▸ Assignment
All lines of the listing below must be reproduced character for character.

▸ Information
****************

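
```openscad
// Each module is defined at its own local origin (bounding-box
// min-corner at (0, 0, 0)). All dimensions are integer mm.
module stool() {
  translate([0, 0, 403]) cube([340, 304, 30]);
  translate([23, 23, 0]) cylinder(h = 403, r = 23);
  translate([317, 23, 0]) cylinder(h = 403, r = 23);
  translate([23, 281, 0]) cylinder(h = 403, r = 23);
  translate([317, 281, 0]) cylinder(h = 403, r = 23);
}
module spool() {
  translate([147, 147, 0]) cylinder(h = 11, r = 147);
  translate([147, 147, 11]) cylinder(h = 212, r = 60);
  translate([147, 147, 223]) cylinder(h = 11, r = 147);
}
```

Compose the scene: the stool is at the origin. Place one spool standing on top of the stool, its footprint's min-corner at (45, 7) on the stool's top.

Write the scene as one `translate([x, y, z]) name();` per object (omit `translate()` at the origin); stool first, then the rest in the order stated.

stool();
translate([45, 7, 433]) spool();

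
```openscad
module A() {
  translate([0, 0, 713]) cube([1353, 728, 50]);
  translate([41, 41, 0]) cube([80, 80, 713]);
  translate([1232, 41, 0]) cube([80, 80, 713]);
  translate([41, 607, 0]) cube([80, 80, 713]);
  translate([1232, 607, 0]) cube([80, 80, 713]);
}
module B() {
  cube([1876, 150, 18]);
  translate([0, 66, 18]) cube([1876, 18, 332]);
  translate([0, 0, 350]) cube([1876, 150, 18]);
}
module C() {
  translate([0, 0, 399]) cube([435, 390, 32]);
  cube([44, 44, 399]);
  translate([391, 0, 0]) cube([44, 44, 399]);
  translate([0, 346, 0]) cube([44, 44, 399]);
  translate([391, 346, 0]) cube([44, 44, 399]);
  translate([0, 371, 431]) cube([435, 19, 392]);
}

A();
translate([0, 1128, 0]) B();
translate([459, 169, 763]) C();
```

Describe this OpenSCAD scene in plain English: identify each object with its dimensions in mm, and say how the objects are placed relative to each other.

A is a rectangular dining table. The top is 1353×728×50 mm with its upper surface at z = 763 mm. It stands on four 80×80 mm square legs, each inset 41 mm from the nearest pair of top edges, running from the floor to the underside of the top.

B is an I-beam lying along x, 1876 mm long. Overall section height 368 mm. Two flanges 150 mm wide (y) and 18 mm thick, one on the floor and one at the top; a web 18 mm thick runs between them, centred on the flange width.

C is a chair: 435×390 mm seat, 32 mm thick, top at z = 431 mm, on four 44 mm square corner legs flush with the seat edges. A 19 mm thick backrest slab spans the full seat width, extending 392 mm above the seat top, its back face flush with the seat's +y edge.

The I-beam is on the floor beside the table on its +y side. The chair is on top of the table, centred.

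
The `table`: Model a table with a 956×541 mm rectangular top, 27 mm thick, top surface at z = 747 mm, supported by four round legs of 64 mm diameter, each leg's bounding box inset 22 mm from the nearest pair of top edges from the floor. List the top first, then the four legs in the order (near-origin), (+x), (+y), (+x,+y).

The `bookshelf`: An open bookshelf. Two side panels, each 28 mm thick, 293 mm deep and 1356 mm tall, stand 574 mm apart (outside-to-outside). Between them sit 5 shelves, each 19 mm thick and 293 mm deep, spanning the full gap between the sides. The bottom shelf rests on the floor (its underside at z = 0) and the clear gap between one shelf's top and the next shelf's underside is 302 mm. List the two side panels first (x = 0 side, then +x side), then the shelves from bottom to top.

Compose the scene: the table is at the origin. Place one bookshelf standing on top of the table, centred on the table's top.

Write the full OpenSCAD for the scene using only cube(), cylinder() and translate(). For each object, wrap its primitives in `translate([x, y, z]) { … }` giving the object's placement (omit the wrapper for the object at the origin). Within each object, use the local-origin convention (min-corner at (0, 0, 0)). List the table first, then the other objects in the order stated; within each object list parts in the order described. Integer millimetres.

translate([0, 0, 720]) cube([956, 541, 27]);
translate([54, 54, 0]) cylinder(h = 720, r = 32);
translate([902, 54, 0]) cylinder(h = 720, r = 32);
translate([54, 487, 0]) cylinder(h = 720, r = 32);
translate([902, 487, 0]) cylinder(h = 720, r = 32);
translate([191, 124, 747]) {
  cube([28, 293, 1356]);
  translate([546, 0, 0]) cube([28, 293, 1356]);
  translate([28, 0, 0]) cube([518, 293, 19]);
  translate([28, 0, 321]) cube([518, 293, 19]);
  translate([28, 0, 642]) cube([518, 293, 19]);
  translate([28, 0, 963]) cube([518, 293, 19]);
  translate([28, 0, 1284]) cube([518, 293, 19]);
}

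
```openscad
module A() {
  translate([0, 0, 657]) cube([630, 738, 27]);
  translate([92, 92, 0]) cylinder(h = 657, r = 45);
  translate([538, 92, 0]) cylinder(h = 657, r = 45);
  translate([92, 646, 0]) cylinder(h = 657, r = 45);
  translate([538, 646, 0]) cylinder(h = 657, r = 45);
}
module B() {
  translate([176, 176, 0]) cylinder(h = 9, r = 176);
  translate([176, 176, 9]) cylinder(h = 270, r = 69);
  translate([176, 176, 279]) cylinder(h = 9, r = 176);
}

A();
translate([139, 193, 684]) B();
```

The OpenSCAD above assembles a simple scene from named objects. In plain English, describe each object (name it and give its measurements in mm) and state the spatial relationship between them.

A is a rectangular dining table. The top is 630×738×27 mm with its upper surface at z = 684 mm. It stands on four round legs of 90 mm diameter, each leg's bounding box inset 47 mm from the nearest pair of top edges, running from the floor to the underside of the top.

B is a spool: two coaxial disc flanges of radius 176 mm and thickness 9 mm, joined by a core cylinder of radius 69 mm and height 270 mm. The lower flange rests on z = 0 and the three cylinders share a vertical axis.

The spool is on top of the table, centred.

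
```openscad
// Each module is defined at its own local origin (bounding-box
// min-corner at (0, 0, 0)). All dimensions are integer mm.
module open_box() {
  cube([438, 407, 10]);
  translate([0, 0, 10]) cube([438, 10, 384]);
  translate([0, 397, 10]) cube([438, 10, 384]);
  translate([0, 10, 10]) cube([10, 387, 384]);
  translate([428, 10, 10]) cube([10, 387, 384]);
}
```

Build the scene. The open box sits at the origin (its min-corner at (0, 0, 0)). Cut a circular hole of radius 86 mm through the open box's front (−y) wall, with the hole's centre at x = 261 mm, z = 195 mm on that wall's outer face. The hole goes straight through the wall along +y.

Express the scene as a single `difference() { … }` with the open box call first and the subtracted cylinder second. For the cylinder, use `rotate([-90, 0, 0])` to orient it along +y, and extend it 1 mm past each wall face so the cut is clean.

difference() {
  open_box();
  translate([261, -1, 195]) rotate([-90, 0, 0]) cylinder(h = 12, r = 86);
}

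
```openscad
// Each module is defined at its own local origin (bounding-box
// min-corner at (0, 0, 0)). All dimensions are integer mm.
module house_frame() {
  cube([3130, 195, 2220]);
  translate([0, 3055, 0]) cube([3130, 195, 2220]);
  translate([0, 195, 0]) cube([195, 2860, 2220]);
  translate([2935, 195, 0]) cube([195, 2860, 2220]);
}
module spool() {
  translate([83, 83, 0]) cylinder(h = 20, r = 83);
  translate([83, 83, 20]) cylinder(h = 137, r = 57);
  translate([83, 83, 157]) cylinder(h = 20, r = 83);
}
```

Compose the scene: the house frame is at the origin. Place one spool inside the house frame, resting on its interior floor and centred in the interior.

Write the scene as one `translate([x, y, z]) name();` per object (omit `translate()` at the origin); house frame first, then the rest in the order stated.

house_frame();
translate([1482, 1542, 0]) spool();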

****************

▸ Solution for this problem
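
```openscad
// Each module is defined at its own local origin (bounding-box
// min-corner at (0, 0, 0)). All dimensions are integer mm.
module stool() {
  translate([0, 0, 403]) cube([340, 304, 30]);
  translate([23, 23, 0]) cylinder(h = 403, r = 23);
  translate([317, 23, 0]) cylinder(h = 403, r = 23);
  translate([23, 281, 0]) cylinder(h = 403, r = 23);
  translate([317, 281, 0]) cylinder(h = 403, r = 23);
}
module spool() {
  translate([147, 147, 0]) cylinder(h = 11, r = 147);
  translate([147, 147, 11]) cylinder(h = 212, r = 60);
  translate([147, 147, 223]) cylinder(h = 11, r = 147);
}
```

Compose the scene: the stool is at the origin. Place one spool standing on top of the stool, its footprint's min-corner at (45, 7) on the stool's top.

Write the scene as one `translate([x, y, z]) name();` per object (omit `translate()` at the origin); stool first, then the rest in the order stated.

stool();
translate([45, 7, 433]) spool();

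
```openscad
module A() {
  translate([0, 0, 713]) cube([1353, 728, 50]);
  translate([41, 41, 0]) cube([80, 80, 713]);
  translate([1232, 41, 0]) cube([80, 80, 713]);
  translate([41, 607, 0]) cube([80, 80, 713]);
  translate([1232, 607, 0]) cube([80, 80, 713]);
}
module B() {
  cube([1876, 150, 18]);
  translate([0, 66, 18]) cube([1876, 18, 332]);
  translate([0, 0, 350]) cube([1876, 150, 18]);
}
module C() {
  translate([0, 0, 399]) cube([435, 390, 32]);
  cube([44, 44, 399]);
  translate([391, 0, 0]) cube([44, 44, 399]);
  translate([0, 346, 0]) cube([44, 44, 399]);
  translate([391, 346, 0]) cube([44, 44, 399]);
  translate([0, 371, 431]) cube([435, 19, 392]);
}

A();
translate([0, 1128, 0]) B();
translate([459, 169, 763]) C();
```

Describe this OpenSCAD scene in plain English: identify each object with its dimensions in mm, and say how the objects are placed relative to each other.

A is a rectangular dining table. The top is 1353×728×50 mm with its upper surface at z = 763 mm. It stands on four 80×80 mm square legs, each inset 41 mm from the nearest pair of top edges, running from the floor to the underside of the top.

B is an I-beam lying along x, 1876 mm long. Overall section height 368 mm. Two flanges 150 mm wide (y) and 18 mm thick, one on the floor and one at the top; a web 18 mm thick runs between them, centred on the flange width.

C is a chair: 435×390 mm seat, 32 mm thick, top at z = 431 mm, on four 44 mm square corner legs flush with the seat edges. A 19 mm thick backrest slab spans the full seat width, extending 392 mm above the seat top, its back face flush with the seat's +y edge.

The I-beam is on the floor beside the table on its +y side. The chair is on top of the table, centred.

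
The `table`: Model a table with a 956×541 mm rectangular top, 27 mm thick, top surface at z = 747 mm, supported by four round legs of 64 mm diameter, each leg's bounding box inset 22 mm from the nearest pair of top edges from the floor. List the top first, then the four legs in the order (near-origin), (+x), (+y), (+x,+y).

The `bookshelf`: An open bookshelf. Two side panels, each 28 mm thick, 293 mm deep and 1356 mm tall, stand 574 mm apart (outside-to-outside). Between them sit 5 shelves, each 19 mm thick and 293 mm deep, spanning the full gap between the sides. The bottom shelf rests on the floor (its underside at z = 0) and the clear gap between one shelf's top and the next shelf's underside is 302 mm. List the two side panels first (x = 0 side, then +x side), then the shelves from bottom to top.

Compose the scene: the table is at the origin. Place one bookshelf standing on top of the table, centred on the table's top.

Write the full OpenSCAD for the scene using only cube(), cylinder() and translate(). For each object, wrap its primitives in `translate([x, y, z]) { … }` giving the object's placement (omit the wrapper for the object at the origin). Within each object, use the local-origin convention (min-corner at (0, 0, 0)). List the table first, then the other objects in the order stated; within each object list parts in the order described. Integer millimetres.

translate([0, 0, 720]) cube([956, 541, 27]);
translate([54, 54, 0]) cylinder(h = 720, r = 32);
translate([902, 54, 0]) cylinder(h = 720, r = 32);
translate([54, 487, 0]) cylinder(h = 720, r = 32);
translate([902, 487, 0]) cylinder(h = 720, r = 32);
translate([191, 124, 747]) {
  cube([28, 293, 1356]);
  translate([546, 0, 0]) cube([28, 293, 1356]);
  translate([28, 0, 0]) cube([518, 293, 19]);
  translate([28, 0, 321]) cube([518, 293, 19]);
  translate([28, 0, 642]) cube([518, 293, 19]);
  translate([28, 0, 963]) cube([518, 293, 19]);
  translate([28, 0, 1284]) cube([518, 293, 19]);
}

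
```openscad
module A() {
  translate([0, 0, 657]) cube([630, 738, 27]);
  translate([92, 92, 0]) cylinder(h = 657, r = 45);
  translate([538, 92, 0]) cylinder(h = 657, r = 45);
  translate([92, 646, 0]) cylinder(h = 657, r = 45);
  translate([538, 646, 0]) cylinder(h = 657, r = 45);
}
module B() {
  translate([176, 176, 0]) cylinder(h = 9, r = 176);
  translate([176, 176, 9]) cylinder(h = 270, r = 69);
  translate([176, 176, 279]) cylinder(h = 9, r = 176);
}

A();
translate([139, 193, 684]) B();
```

The OpenSCAD above assembles a simple scene from named objects. In plain English, describe each object (name it and give its measurements in mm) and state the spatial relationship between them.

A is a rectangular dining table. The top is 630×738×27 mm with its upper surface at z = 684 mm. It stands on four round legs of 90 mm diameter, each leg's bounding box inset 47 mm from the nearest pair of top edges, running from the floor to the underside of the top.

B is a spool: two coaxial disc flanges of radius 176 mm and thickness 9 mm, joined by a core cylinder of radius 69 mm and height 270 mm. The lower flange rests on z = 0 and the three cylinders share a vertical axis.

The spool is on top of the table, centred.

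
```openscad
// Each module is defined at its own local origin (bounding-box
// min-corner at (0, 0, 0)). All dimensions are integer mm.
module open_box() {
  cube([438, 407, 10]);
  translate([0, 0, 10]) cube([438, 10, 384]);
  translate([0, 397, 10]) cube([438, 10, 384]);
  translate([0, 10, 10]) cube([10, 387, 384]);
  translate([428, 10, 10]) cube([10, 387, 384]);
}
```

Build the scene. The open box sits at the origin (its min-corner at (0, 0, 0)). Cut a circular hole of radius 86 mm through the open box's front (−y) wall, with the hole's centre at x = 261 mm, z = 195 mm on that wall's outer face. The hole goes straight through the wall along +y.

Express the scene as a single `difference() { … }` with the open box call first and the subtracted cylinder second. For the cylinder, use `rotate([-90, 0, 0])` to orient it along +y, and extend it 1 mm past each wall face so the cut is clean.

difference() {
  open_box();
  translate([261, -1, 195]) rotate([-90, 0, 0]) cylinder(h = 12, r = 86);
}

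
```openscad
// Each module is defined at its own local origin (bounding-box
// min-corner at (0, 0, 0)). All dimensions are integer mm.
module house_frame() {
  cube([3130, 195, 2220]);
  translate([0, 3055, 0]) cube([3130, 195, 2220]);
  translate([0, 195, 0]) cube([195, 2860, 2220]);
  translate([2935, 195, 0]) cube([195, 2860, 2220]);
}
module spool() {
  translate([83, 83, 0]) cylinder(h = 20, r = 83);
  translate([83, 83, 20]) cylinder(h = 137, r = 57);
  translate([83, 83, 157]) cylinder(h = 20, r = 83);
}
```

Compose the scene: the house frame is at the origin. Place one spool inside the house frame, resting on its interior floor and centred in the interior.

Write the scene as one `translate([x, y, z]) name();` per object (omit `translate()` at the origin); house frame first, then the rest in the order stated.

house_frame();
translate([1482, 1542, 0]) spool();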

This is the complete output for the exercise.